* Aim of the task *
The answer should hold exactly the lines of the entries below from the one containing "Let I = <-3*x_2" through the last line, both included.

BEGIN Information shown

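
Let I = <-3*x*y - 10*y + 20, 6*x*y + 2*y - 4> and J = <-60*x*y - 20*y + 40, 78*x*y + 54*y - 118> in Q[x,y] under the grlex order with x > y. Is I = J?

For a fixed monomial order, each ideal has a unique reduced Gröbner basis; comparing bases decides equality.
Buchberger on the first generating set:
f_1 = -3*x*y - 10*y + 20, LT = x*y.
f_2 = 6*x*y + 2*y - 4, LT = x*y.

S(f_1,f_2): lcm = x*y. S = 3*y - 6.
  leading term y: no divisor's leading term divides it; move 3*y to the remainder.
  leading term 1: no divisor's leading term divides it; move -6 to the remainder.
  remainder 3*y - 6 ≠ 0; add g_3 = 3*y - 6 to the basis.

S(f_1,g_3): lcm = x*y. S = 2*x + 10/3*y - 20/3.
  leading term x: no divisor's leading term divides it; move 2*x to the remainder.
  leading term y: subtract (10/9)·g_3 from 10/3*y - 20/3 → 0
  remainder 2*x ≠ 0; add g_4 = 2*x to the basis.

S(f_2,g_3): lcm = x*y. S = 2*x + 1/3*y - 2/3.
  leading term x: subtract (1)·g_4 from 2*x + 1/3*y - 2/3 → 1/3*y - 2/3
  leading term y: subtract (1/9)·g_3 from 1/3*y - 2/3 → 0
  remainder 0.

S(f_1,g_4): lcm = x*y. S = 10/3*y - 20/3.
  leading term y: subtract (10/9)·g_3 from 10/3*y - 20/3 → 0
  remainder 0.

S(f_2,g_4): lcm = x*y. S = 1/3*y - 2/3.
  leading term y: subtract (1/9)·g_3 from 1/3*y - 2/3 → 0
  remainder 0.

S(g_3,g_4): leading monomials are coprime, so the S-polynomial reduces to 0 (Buchberger's first criterion).
Every S-polynomial of the final basis reduces to 0, so we have a Gröbner basis.
Inter-reduce: drop elements whose leading term is divisible by another's, tail-reduce, and make monic.
Reduced Gröbner basis: {x, y - 2}.

Buchberger on the second generating set:
h_1 = -60*x*y - 20*y + 40, LT = x*y.
h_2 = 78*x*y + 54*y - 118, LT = x*y.

S(h_1,h_2): lcm = x*y. S = -14/39*y + 11/13.
  leading term y: no divisor's leading term divides it; move -14/39*y to the remainder.
  leading term 1: no divisor's leading term divides it; move 11/13 to the remainder.
  remainder -14/39*y + 11/13 ≠ 0; add k_3 = -14/39*y + 11/13 to the basis.

S(h_1,k_3): lcm = x*y. S = 33/14*x + 1/3*y - 2/3.
  leading term x: no divisor's leading term divides it; move 33/14*x to the remainder.
  leading term y: subtract (-13/14)·k_3 from 1/3*y - 2/3 → 5/42
  leading term 1: no divisor's leading term divides it; move 5/42 to the remainder.
  remainder 33/14*x + 5/42 ≠ 0; add k_4 = 33/14*x + 5/42 to the basis.

S(h_2,k_3): lcm = x*y. S = 33/14*x + 9/13*y - 59/39.
  leading term x: subtract (1)·k_4 from 33/14*x + 9/13*y - 59/39 → 9/13*y - 297/182
  leading term y: subtract (-27/14)·k_3 from 9/13*y - 297/182 → 0
  remainder 0.

S(h_1,k_4): lcm = x*y. S = 28/99*y - 2/3.
  leading term y: subtract (-26/33)·k_3 from 28/99*y - 2/3 → 0
  remainder 0.

S(h_2,k_4): lcm = x*y. S = 826/1287*y - 59/39.
  leading term y: subtract (-59/33)·k_3 from 826/1287*y - 59/39 → 0
  remainder 0.

S(k_3,k_4): leading monomials are coprime, so the S-polynomial reduces to 0 (Buchberger's first criterion).
Every S-polynomial of the final basis reduces to 0, so we have a Gröbner basis.
Inter-reduce: drop elements whose leading term is divisible by another's, tail-reduce, and make monic.
Reduced Gröbner basis: {x + 5/99, y - 33/14}.

Since the reduced bases disagree, the two ideals are not the same.

No, the ideals differ.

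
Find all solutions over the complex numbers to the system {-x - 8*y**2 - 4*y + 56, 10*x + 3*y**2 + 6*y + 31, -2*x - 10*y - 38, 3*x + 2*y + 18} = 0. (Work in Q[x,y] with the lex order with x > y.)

Compute a lex Gröbner basis by Buchberger's algorithm.
f_1 = -x - 8*y**2 - 4*y + 56, LT = x.
f_2 = 10*x + 3*y**2 + 6*y + 31, LT = x.
f_3 = -2*x - 10*y - 38, LT = x.
f_4 = 3*x + 2*y + 18, LT = x.

S(f_1,f_2): lcm = x. S = 77/10*y**2 + 17/5*y - 591/10.
  reduce S modulo (f_1, f_2, f_3, f_4):
  remainder 77/10*y**2 + 17/5*y - 591/10 ≠ 0; add h_5 = 77/10*y**2 + 17/5*y - 591/10 to the basis.

S(f_1,f_3): lcm = x. S = 8*y**2 - y - 75.
  reduce S modulo (f_1, f_2, f_3, f_4, h_5):
  remainder -349/77*y - 1047/77 ≠ 0; add h_6 = -349/77*y - 1047/77 to the basis.

The other S-polynomials (S(f_1,f_4), S(f_2,f_3), S(f_2,f_4), S(f_3,f_4), S(f_1,h_5), S(f_2,h_5), S(f_3,h_5), S(f_4,h_5), S(f_1,h_6), S(f_2,h_6), S(f_3,h_6), S(f_4,h_6), S(h_5,h_6)) all reduce to 0 modulo the current basis, so we have a Gröbner basis.
Inter-reduce: drop elements whose leading term is divisible by another's, tail-reduce, and make monic.
Reduced Gröbner basis: {x + 4, y + 3}.

The lex basis is triangular: the last element involves only y. Solving y + 3 = 0 gives y ∈ {-3}; substituting each value into the earlier elements determines the remaining variables.
  y = -3: the earlier basis element becomes x + 4 = 0, giving x = -4 — point (-4, -3).

{(-4, -3)}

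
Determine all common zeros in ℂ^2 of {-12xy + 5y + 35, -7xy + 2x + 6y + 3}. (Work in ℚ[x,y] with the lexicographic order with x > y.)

{(65/8, 14/37), (1, 5)}

Compute a lex Gröbner basis by Buchberger's algorithm.
f_1 = -12xy + 5y + 35, LT = xy.
f_2 = -7xy + 2x + 6y + 3, LT = xy.

S(f_1,f_2): lcm = xy. S = 2/7x + 37/84y - 209/84.
  reduce S modulo (f_1, f_2):
  remainder 2/7x + 37/84y - 209/84 ≠ 0; add h_3 = 2/7x + 37/84y - 209/84 to the basis.

S(f_1,h_3): lcm = xy. S = -37/24y² + 199/24y - 35/12.
  reduce S modulo (f_1, f_2, h_3):
  remainder -37/24y² + 199/24y - 35/12 ≠ 0; add h_4 = -37/24y² + 199/24y - 35/12 to the basis.

The other S-polynomials (S(f_2,h_3), S(f_1,h_4), S(f_2,h_4), S(h_3,h_4)) all reduce to 0 modulo the current basis, so we have a Gröbner basis.
Inter-reduce: drop elements whose leading term is divisible by another's, tail-reduce, and make monic.
Reduced Gröbner basis: {x + 37/24y - 209/24, y² - 199/37y + 70/37}.

The lex basis is triangular: the last element involves only y. Solving y² - 199/37y + 70/37 = 0 gives y ∈ {14/37, 5}; substituting each value into the earlier elements determines the remaining variables.
  y = 14/37: the earlier basis element becomes x - 65/8 = 0, giving x = 65/8 — point (65/8, 14/37).
  y = 5: the earlier basis element becomes x - 1 = 0, giving x = 1 — point (1, 5).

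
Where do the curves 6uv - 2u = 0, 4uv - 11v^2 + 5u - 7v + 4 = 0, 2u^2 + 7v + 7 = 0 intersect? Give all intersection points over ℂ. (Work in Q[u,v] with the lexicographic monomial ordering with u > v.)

Compute a lex Gröbner basis by Buchberger's algorithm.
f_1 = 6uv - 2u, LT = uv.
f_2 = 4uv + 5u - 11v^2 - 7v + 4, LT = uv.
f_3 = 2u^2 + 7v + 7, LT = u^2.

S(f_1,f_2): lcm = uv. S = -19/12u + 11/4v^2 + 7/4v - 1.
  reduce S modulo (f_1, f_2, f_3):
  remainder -19/12u + 11/4v^2 + 7/4v - 1 ≠ 0; add h_4 = -19/12u + 11/4v^2 + 7/4v - 1 to the basis.

S(f_1,f_3): lcm = u^2v. S = -1/3u^2 - 7/2v^2 - 7/2v.
  reduce S modulo (f_1, f_2, f_3, h_4):
  remainder -7/2v^2 - 7/3v + 7/6 ≠ 0; add h_5 = -7/2v^2 - 7/3v + 7/6 to the basis.

S(f_2,f_3): lcm = u^2v. S = 5/4u^2 - 11/4uv^2 - 7/4uv + u - 7/2v^2 - 7/2v.
  reduce S modulo (f_1, f_2, f_3, h_4, h_5):
  remainder -7589/1368v - 7589/1368 ≠ 0; add h_6 = -7589/1368v - 7589/1368 to the basis.

The other S-polynomials (S(f_1,h_4), S(f_2,h_4), S(f_3,h_4), S(f_1,h_5), S(f_2,h_5), S(f_3,h_5), S(h_4,h_5), S(f_1,h_6), S(f_2,h_6), S(f_3,h_6), S(h_4,h_6), S(h_5,h_6)) all reduce to 0 modulo the current basis, so we have a Gröbner basis.
Inter-reduce: drop elements whose leading term is divisible by another's, tail-reduce, and make monic.
Reduced Gröbner basis: {u, v + 1}.

From the last basis element, v + 1 = 0, so v takes values in {-1}. Each choice, substituted upward through the basis, yields the corresponding point(s) of the solution set.
  v = -1: the earlier basis element becomes u = 0, giving u = 0 — point (0, -1).

{(0, -1)}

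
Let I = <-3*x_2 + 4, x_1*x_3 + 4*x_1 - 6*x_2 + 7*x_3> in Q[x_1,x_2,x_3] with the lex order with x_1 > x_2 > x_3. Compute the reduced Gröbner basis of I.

G = {x_1*x_3 + 4*x_1 + 7*x_3 - 8, x_2 - 4/3}

f_1 = -3*x_2 + 4, LT = x_2.
f_2 = x_1*x_3 + 4*x_1 - 6*x_2 + 7*x_3, LT = x_1*x_3.

The S-polynomials (S(f_1,f_2)) all reduce to 0 modulo the current basis, so we have a Gröbner basis.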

END Information shown

* Solved exercise *
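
Let I = <-3*x_2 + 4, x_1*x_3 + 4*x_1 - 6*x_2 + 7*x_3> in Q[x_1,x_2,x_3] with the lex order with x_1 > x_2 > x_3. Compute the reduced Gröbner basis of I.

G = {x_1*x_3 + 4*x_1 + 7*x_3 - 8, x_2 - 4/3}

f_1 = -3*x_2 + 4, LT = x_2.
f_2 = x_1*x_3 + 4*x_1 - 6*x_2 + 7*x_3, LT = x_1*x_3.

The S-polynomials (S(f_1,f_2)) all reduce to 0 modulo the current basis, so we have a Gröbner basis.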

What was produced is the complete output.